» **Task description**:
Take the data that follows and return it exactly.

Stored data
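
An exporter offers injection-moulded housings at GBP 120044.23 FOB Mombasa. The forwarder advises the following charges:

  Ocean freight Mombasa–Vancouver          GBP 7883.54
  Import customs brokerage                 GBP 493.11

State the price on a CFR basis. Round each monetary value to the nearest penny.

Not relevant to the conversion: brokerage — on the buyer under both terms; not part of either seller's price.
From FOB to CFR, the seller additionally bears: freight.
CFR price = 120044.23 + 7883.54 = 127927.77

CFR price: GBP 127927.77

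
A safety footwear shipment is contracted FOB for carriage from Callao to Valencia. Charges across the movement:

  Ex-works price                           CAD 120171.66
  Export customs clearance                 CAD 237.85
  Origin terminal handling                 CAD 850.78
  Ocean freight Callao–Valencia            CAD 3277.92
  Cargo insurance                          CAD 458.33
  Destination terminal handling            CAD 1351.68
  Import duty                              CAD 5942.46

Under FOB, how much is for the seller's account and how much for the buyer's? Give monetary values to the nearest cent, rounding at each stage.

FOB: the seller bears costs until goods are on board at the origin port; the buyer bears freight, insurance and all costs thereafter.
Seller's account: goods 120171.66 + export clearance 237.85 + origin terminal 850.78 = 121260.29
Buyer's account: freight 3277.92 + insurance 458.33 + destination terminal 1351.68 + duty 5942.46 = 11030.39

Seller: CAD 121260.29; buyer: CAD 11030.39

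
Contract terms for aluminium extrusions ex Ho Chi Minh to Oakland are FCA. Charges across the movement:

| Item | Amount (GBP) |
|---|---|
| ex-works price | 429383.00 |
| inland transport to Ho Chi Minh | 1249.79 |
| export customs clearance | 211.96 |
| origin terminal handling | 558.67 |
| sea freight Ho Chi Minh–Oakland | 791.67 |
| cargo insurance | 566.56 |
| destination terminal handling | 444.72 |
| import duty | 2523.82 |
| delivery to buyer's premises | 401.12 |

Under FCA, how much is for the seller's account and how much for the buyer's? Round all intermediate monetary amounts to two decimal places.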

» **Finished task**:
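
An exporter offers injection-moulded housings at GBP 120044.23 FOB Mombasa. The forwarder advises the following charges:

  Ocean freight Mombasa–Vancouver          GBP 7883.54
  Import customs brokerage                 GBP 493.11

State the price on a CFR basis. Round each monetary value to the nearest penny.

Not relevant to the conversion: brokerage — on the buyer under both terms; not part of either seller's price.
From FOB to CFR, the seller additionally bears: freight.
CFR price = 120044.23 + 7883.54 = 127927.77

CFR price: GBP 127927.77

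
A safety footwear shipment is contracted FOB for carriage from Callao to Valencia. Charges across the movement:

  Ex-works price                           CAD 120171.66
  Export customs clearance                 CAD 237.85
  Origin terminal handling                 CAD 850.78
  Ocean freight Callao–Valencia            CAD 3277.92
  Cargo insurance                          CAD 458.33
  Destination terminal handling            CAD 1351.68
  Import duty                              CAD 5942.46

Under FOB, how much is for the seller's account and how much for the buyer's? Give monetary values to the nearest cent, rounding at each stage.

FOB: the seller bears costs until goods are on board at the origin port; the buyer bears freight, insurance and all costs thereafter.
Seller's account: goods 120171.66 + export clearance 237.85 + origin terminal 850.78 = 121260.29
Buyer's account: freight 3277.92 + insurance 458.33 + destination terminal 1351.68 + duty 5942.46 = 11030.39

Seller: CAD 121260.29; buyer: CAD 11030.39

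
Contract terms for aluminium extrusions ex Ho Chi Minh to Oakland are FCA. Charges across the movement:

| Item | Amount (GBP) |
|---|---|
| ex-works price | 429383.00 |
| inland transport to Ho Chi Minh | 1249.79 |
| export customs clearance | 211.96 |
| origin terminal handling | 558.67 |
| sea freight Ho Chi Minh–Oakland | 791.67 |
| cargo insurance | 566.56 |
| destination terminal handling | 444.72 |
| import duty | 2523.82 |
| delivery to buyer's premises | 401.12 |

Under FCA, how much is for the seller's account and how much for the buyer's? Round all intermediate monetary amounts to two decimal places.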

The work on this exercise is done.